(Stored items from a collection)
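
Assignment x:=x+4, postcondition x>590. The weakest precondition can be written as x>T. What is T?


Formula: wp(x:=E, P) = P[E/x] (substitute E for x in postcondition)
Step 1: Postcondition: x>590
Step 2: Substitute x+4 for x: x+4>590
Step 3: Solve for x: x > 590-4 = 586

586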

— Exercise description —
Repeat every entry above exactly, leaving nothing out.

— The completed task —
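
Assignment x:=x+4, postcondition x>590. The weakest precondition can be written as x>T. What is T?


Formula: wp(x:=E, P) = P[E/x] (substitute E for x in postcondition)
Step 1: Postcondition: x>590
Step 2: Substitute x+4 for x: x+4>590
Step 3: Solve for x: x > 590-4 = 586

586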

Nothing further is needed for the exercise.